Every entry below needs to be repeated exactly as written.

--------

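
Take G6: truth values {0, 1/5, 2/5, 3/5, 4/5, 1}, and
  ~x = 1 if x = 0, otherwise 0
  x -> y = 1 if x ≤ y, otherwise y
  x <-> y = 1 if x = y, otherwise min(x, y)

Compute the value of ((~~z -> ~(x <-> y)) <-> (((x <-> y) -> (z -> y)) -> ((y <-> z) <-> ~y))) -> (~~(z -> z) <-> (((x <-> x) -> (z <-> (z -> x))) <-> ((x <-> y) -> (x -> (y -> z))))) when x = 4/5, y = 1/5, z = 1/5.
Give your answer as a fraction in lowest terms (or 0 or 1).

~z = ~1/5 = 0
~~z = ~0 = 1
x <-> y = 4/5 <-> 1/5 = 1/5
~(x <-> y) = ~1/5 = 0
~~z -> ~(x <-> y) = 1 -> 0 = 0
x <-> y = 4/5 <-> 1/5 = 1/5
z -> y = 1/5 -> 1/5 = 1
(x <-> y) -> (z -> y) = 1/5 -> 1 = 1
y <-> z = 1/5 <-> 1/5 = 1
~y = ~1/5 = 0
(y <-> z) <-> ~y = 1 <-> 0 = 0
((x <-> y) -> (z -> y)) -> ((y <-> z) <-> ~y) = 1 -> 0 = 0
(~~z -> ~(x <-> y)) <-> (((x <-> y) -> (z -> y)) -> ((y <-> z) <-> ~y)) = 0 <-> 0 = 1
z -> z = 1/5 -> 1/5 = 1
~(z -> z) = ~1 = 0
~~(z -> z) = ~0 = 1
x <-> x = 4/5 <-> 4/5 = 1
z -> x = 1/5 -> 4/5 = 1
z <-> (z -> x) = 1/5 <-> 1 = 1/5
(x <-> x) -> (z <-> (z -> x)) = 1 -> 1/5 = 1/5
x <-> y = 4/5 <-> 1/5 = 1/5
y -> z = 1/5 -> 1/5 = 1
x -> (y -> z) = 4/5 -> 1 = 1
(x <-> y) -> (x -> (y -> z)) = 1/5 -> 1 = 1
((x <-> x) -> (z <-> (z -> x))) <-> ((x <-> y) -> (x -> (y -> z))) = 1/5 <-> 1 = 1/5
~~(z -> z) <-> (((x <-> x) -> (z <-> (z -> x))) <-> ((x <-> y) -> (x -> (y -> z)))) = 1 <-> 1/5 = 1/5
((~~z -> ~(x <-> y)) <-> (((x <-> y) -> (z -> y)) -> ((y <-> z) <-> ~y))) -> (~~(z -> z) <-> (((x <-> x) -> (z <-> (z -> x))) <-> ((x <-> y) -> (x -> (y -> z))))) = 1 -> 1/5 = 1/5

1/5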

--------

### EXERCISE OUTPUT
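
Take G6: truth values {0, 1/5, 2/5, 3/5, 4/5, 1}, and
  ~x = 1 if x = 0, otherwise 0
  x -> y = 1 if x ≤ y, otherwise y
  x <-> y = 1 if x = y, otherwise min(x, y)

Compute the value of ((~~z -> ~(x <-> y)) <-> (((x <-> y) -> (z -> y)) -> ((y <-> z) <-> ~y))) -> (~~(z -> z) <-> (((x <-> x) -> (z <-> (z -> x))) <-> ((x <-> y) -> (x -> (y -> z))))) when x = 4/5, y = 1/5, z = 1/5.
Give your answer as a fraction in lowest terms (or 0 or 1).

~z = ~1/5 = 0
~~z = ~0 = 1
x <-> y = 4/5 <-> 1/5 = 1/5
~(x <-> y) = ~1/5 = 0
~~z -> ~(x <-> y) = 1 -> 0 = 0
x <-> y = 4/5 <-> 1/5 = 1/5
z -> y = 1/5 -> 1/5 = 1
(x <-> y) -> (z -> y) = 1/5 -> 1 = 1
y <-> z = 1/5 <-> 1/5 = 1
~y = ~1/5 = 0
(y <-> z) <-> ~y = 1 <-> 0 = 0
((x <-> y) -> (z -> y)) -> ((y <-> z) <-> ~y) = 1 -> 0 = 0
(~~z -> ~(x <-> y)) <-> (((x <-> y) -> (z -> y)) -> ((y <-> z) <-> ~y)) = 0 <-> 0 = 1
z -> z = 1/5 -> 1/5 = 1
~(z -> z) = ~1 = 0
~~(z -> z) = ~0 = 1
x <-> x = 4/5 <-> 4/5 = 1
z -> x = 1/5 -> 4/5 = 1
z <-> (z -> x) = 1/5 <-> 1 = 1/5
(x <-> x) -> (z <-> (z -> x)) = 1 -> 1/5 = 1/5
x <-> y = 4/5 <-> 1/5 = 1/5
y -> z = 1/5 -> 1/5 = 1
x -> (y -> z) = 4/5 -> 1 = 1
(x <-> y) -> (x -> (y -> z)) = 1/5 -> 1 = 1
((x <-> x) -> (z <-> (z -> x))) <-> ((x <-> y) -> (x -> (y -> z))) = 1/5 <-> 1 = 1/5
~~(z -> z) <-> (((x <-> x) -> (z <-> (z -> x))) <-> ((x <-> y) -> (x -> (y -> z)))) = 1 <-> 1/5 = 1/5
((~~z -> ~(x <-> y)) <-> (((x <-> y) -> (z -> y)) -> ((y <-> z) <-> ~y))) -> (~~(z -> z) <-> (((x <-> x) -> (z <-> (z -> x))) <-> ((x <-> y) -> (x -> (y -> z))))) = 1 -> 1/5 = 1/5

1/5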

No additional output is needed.